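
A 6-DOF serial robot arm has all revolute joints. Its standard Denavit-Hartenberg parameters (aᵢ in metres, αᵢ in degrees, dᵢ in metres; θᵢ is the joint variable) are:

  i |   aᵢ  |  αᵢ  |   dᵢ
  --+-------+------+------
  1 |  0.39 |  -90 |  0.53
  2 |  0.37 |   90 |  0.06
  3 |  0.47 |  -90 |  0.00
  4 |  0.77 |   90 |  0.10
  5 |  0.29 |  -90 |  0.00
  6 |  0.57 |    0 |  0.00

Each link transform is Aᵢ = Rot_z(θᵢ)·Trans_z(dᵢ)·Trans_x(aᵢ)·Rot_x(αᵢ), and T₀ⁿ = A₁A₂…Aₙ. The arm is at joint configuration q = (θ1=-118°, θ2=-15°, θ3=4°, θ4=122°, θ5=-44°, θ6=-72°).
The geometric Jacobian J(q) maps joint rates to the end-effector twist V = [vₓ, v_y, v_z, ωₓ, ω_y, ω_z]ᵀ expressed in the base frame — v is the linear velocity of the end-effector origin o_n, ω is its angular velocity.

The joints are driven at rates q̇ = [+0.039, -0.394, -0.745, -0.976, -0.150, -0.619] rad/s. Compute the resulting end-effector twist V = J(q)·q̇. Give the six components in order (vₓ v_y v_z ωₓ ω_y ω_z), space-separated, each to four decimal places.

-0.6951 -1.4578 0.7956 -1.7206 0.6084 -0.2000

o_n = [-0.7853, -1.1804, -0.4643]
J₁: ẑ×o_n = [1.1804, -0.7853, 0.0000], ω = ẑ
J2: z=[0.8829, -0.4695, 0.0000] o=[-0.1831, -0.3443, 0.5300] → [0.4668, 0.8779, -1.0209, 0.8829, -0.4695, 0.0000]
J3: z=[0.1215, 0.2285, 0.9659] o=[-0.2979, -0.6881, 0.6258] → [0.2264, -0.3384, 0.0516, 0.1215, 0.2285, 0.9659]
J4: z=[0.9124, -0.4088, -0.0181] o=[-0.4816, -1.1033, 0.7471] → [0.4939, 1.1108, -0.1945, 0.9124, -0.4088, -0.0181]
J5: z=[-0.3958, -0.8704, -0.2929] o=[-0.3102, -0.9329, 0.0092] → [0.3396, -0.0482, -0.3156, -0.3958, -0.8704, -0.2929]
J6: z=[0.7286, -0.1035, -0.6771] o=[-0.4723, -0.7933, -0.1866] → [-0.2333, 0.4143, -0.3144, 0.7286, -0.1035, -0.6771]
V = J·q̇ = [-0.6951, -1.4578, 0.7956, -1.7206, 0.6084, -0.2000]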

══════════

■ **EXERCISE DETAILS**: Word for word, write out the entries above again.

■ **SOLVED EXERCISE**:
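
A 6-DOF serial robot arm has all revolute joints. Its standard Denavit-Hartenberg parameters (aᵢ in metres, αᵢ in degrees, dᵢ in metres; θᵢ is the joint variable) are:

  i |   aᵢ  |  αᵢ  |   dᵢ
  --+-------+------+------
  1 |  0.39 |  -90 |  0.53
  2 |  0.37 |   90 |  0.06
  3 |  0.47 |  -90 |  0.00
  4 |  0.77 |   90 |  0.10
  5 |  0.29 |  -90 |  0.00
  6 |  0.57 |    0 |  0.00

Each link transform is Aᵢ = Rot_z(θᵢ)·Trans_z(dᵢ)·Trans_x(aᵢ)·Rot_x(αᵢ), and T₀ⁿ = A₁A₂…Aₙ. The arm is at joint configuration q = (θ1=-118°, θ2=-15°, θ3=4°, θ4=122°, θ5=-44°, θ6=-72°).
The geometric Jacobian J(q) maps joint rates to the end-effector twist V = [vₓ, v_y, v_z, ωₓ, ω_y, ω_z]ᵀ expressed in the base frame — v is the linear velocity of the end-effector origin o_n, ω is its angular velocity.

The joints are driven at rates q̇ = [+0.039, -0.394, -0.745, -0.976, -0.150, -0.619] rad/s. Compute the resulting end-effector twist V = J(q)·q̇. Give the six components in order (vₓ v_y v_z ωₓ ω_y ω_z), space-separated, each to four decimal places.

-0.6951 -1.4578 0.7956 -1.7206 0.6084 -0.2000

o_n = [-0.7853, -1.1804, -0.4643]
J₁: ẑ×o_n = [1.1804, -0.7853, 0.0000], ω = ẑ
J2: z=[0.8829, -0.4695, 0.0000] o=[-0.1831, -0.3443, 0.5300] → [0.4668, 0.8779, -1.0209, 0.8829, -0.4695, 0.0000]
J3: z=[0.1215, 0.2285, 0.9659] o=[-0.2979, -0.6881, 0.6258] → [0.2264, -0.3384, 0.0516, 0.1215, 0.2285, 0.9659]
J4: z=[0.9124, -0.4088, -0.0181] o=[-0.4816, -1.1033, 0.7471] → [0.4939, 1.1108, -0.1945, 0.9124, -0.4088, -0.0181]
J5: z=[-0.3958, -0.8704, -0.2929] o=[-0.3102, -0.9329, 0.0092] → [0.3396, -0.0482, -0.3156, -0.3958, -0.8704, -0.2929]
J6: z=[0.7286, -0.1035, -0.6771] o=[-0.4723, -0.7933, -0.1866] → [-0.2333, 0.4143, -0.3144, 0.7286, -0.1035, -0.6771]
V = J·q̇ = [-0.6951, -1.4578, 0.7956, -1.7206, 0.6084, -0.2000]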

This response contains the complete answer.